In the entries below, the word "matrix" appears on some lines. Copy each of those lines.
+++ The data +++
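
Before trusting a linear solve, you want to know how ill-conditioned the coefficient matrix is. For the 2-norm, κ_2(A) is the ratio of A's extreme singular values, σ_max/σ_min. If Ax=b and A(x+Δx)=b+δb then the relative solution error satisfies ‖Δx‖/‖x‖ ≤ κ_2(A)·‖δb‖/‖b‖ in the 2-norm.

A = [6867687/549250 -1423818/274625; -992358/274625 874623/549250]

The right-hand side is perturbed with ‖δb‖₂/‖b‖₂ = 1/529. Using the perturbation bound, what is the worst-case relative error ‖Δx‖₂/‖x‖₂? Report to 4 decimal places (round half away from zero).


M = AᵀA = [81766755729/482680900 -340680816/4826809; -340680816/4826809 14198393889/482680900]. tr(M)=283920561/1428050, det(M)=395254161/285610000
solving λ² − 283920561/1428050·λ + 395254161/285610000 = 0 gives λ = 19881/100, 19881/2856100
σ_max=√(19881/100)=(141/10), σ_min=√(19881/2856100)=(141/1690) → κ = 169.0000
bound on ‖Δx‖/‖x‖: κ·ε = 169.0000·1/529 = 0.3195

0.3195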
+++
+++ The data +++
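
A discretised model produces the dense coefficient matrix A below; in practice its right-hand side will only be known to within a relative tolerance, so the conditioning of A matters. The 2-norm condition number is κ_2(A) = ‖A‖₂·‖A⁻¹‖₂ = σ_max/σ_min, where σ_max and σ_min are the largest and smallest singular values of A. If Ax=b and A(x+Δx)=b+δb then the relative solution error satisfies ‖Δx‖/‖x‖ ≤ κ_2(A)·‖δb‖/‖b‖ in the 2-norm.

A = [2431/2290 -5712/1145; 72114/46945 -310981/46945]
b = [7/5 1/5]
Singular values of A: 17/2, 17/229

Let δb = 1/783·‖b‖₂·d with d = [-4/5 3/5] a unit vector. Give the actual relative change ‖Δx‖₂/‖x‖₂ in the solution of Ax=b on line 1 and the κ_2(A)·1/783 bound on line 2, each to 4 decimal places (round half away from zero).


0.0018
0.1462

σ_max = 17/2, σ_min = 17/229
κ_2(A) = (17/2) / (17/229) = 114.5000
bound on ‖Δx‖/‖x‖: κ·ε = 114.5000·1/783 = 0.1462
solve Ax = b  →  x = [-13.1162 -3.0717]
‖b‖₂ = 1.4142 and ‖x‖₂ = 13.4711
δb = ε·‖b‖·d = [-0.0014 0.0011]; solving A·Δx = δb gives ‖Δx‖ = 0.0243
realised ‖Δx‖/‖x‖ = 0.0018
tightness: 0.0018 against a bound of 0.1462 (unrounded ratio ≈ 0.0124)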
+++
#### [Exercise output]
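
Before trusting a linear solve, you want to know how ill-conditioned the coefficient matrix is. For the 2-norm, κ_2(A) is the ratio of A's extreme singular values, σ_max/σ_min. If Ax=b and A(x+Δx)=b+δb then the relative solution error satisfies ‖Δx‖/‖x‖ ≤ κ_2(A)·‖δb‖/‖b‖ in the 2-norm.
A discretised model produces the dense coefficient matrix A below; in practice its right-hand side will only be known to within a relative tolerance, so the conditioning of A matters. The 2-norm condition number is κ_2(A) = ‖A‖₂·‖A⁻¹‖₂ = σ_max/σ_min, where σ_max and σ_min are the largest and smallest singular values of A. If Ax=b and A(x+Δx)=b+δb then the relative solution error satisfies ‖Δx‖/‖x‖ ≤ κ_2(A)·‖δb‖/‖b‖ in the 2-norm.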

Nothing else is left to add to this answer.